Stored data
____

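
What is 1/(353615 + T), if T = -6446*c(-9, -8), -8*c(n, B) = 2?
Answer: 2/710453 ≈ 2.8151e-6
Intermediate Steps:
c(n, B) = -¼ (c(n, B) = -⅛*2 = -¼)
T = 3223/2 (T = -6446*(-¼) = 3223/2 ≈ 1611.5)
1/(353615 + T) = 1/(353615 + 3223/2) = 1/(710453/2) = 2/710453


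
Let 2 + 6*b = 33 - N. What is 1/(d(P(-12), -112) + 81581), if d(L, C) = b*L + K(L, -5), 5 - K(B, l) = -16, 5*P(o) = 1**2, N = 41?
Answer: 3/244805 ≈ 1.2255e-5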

____

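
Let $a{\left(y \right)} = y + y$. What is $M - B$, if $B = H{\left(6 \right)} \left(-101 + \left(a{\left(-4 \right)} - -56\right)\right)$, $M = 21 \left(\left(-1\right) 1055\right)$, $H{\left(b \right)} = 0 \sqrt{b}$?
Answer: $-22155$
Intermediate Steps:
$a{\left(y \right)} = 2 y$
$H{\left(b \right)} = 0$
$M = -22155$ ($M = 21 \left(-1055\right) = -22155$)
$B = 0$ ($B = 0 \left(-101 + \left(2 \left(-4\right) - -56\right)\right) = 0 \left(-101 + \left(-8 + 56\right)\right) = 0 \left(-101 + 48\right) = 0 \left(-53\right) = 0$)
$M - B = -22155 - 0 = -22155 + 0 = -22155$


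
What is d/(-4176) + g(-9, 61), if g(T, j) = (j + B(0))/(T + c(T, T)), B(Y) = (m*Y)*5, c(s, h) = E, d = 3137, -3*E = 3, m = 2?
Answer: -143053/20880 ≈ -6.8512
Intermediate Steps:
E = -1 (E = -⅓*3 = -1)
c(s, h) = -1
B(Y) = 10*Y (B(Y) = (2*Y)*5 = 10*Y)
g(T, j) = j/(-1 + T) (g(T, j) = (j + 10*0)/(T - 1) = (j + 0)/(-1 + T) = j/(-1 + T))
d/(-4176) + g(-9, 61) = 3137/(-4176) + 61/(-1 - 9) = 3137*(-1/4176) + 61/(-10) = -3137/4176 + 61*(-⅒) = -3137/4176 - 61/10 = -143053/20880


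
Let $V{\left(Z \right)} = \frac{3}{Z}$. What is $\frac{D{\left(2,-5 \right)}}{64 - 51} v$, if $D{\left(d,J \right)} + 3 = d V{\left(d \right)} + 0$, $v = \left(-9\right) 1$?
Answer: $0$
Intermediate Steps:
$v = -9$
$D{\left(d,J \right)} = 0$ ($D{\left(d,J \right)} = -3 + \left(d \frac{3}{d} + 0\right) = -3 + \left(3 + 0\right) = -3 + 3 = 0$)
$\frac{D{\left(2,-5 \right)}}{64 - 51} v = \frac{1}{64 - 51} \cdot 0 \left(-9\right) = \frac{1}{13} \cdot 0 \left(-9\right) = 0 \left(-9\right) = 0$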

____

Above are the records; copy exactly the lines from the line with "What is 1/(353615" through the line with "Answer: 3/244805 ≈ 1.2255e-5", both included.

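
What is 1/(353615 + T), if T = -6446*c(-9, -8), -8*c(n, B) = 2?
Answer: 2/710453 ≈ 2.8151e-6
Intermediate Steps:
c(n, B) = -¼ (c(n, B) = -⅛*2 = -¼)
T = 3223/2 (T = -6446*(-¼) = 3223/2 ≈ 1611.5)
1/(353615 + T) = 1/(353615 + 3223/2) = 1/(710453/2) = 2/710453


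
Let 2 + 6*b = 33 - N. What is 1/(d(P(-12), -112) + 81581), if d(L, C) = b*L + K(L, -5), 5 - K(B, l) = -16, 5*P(o) = 1**2, N = 41?
Answer: 3/244805 ≈ 1.2255e-5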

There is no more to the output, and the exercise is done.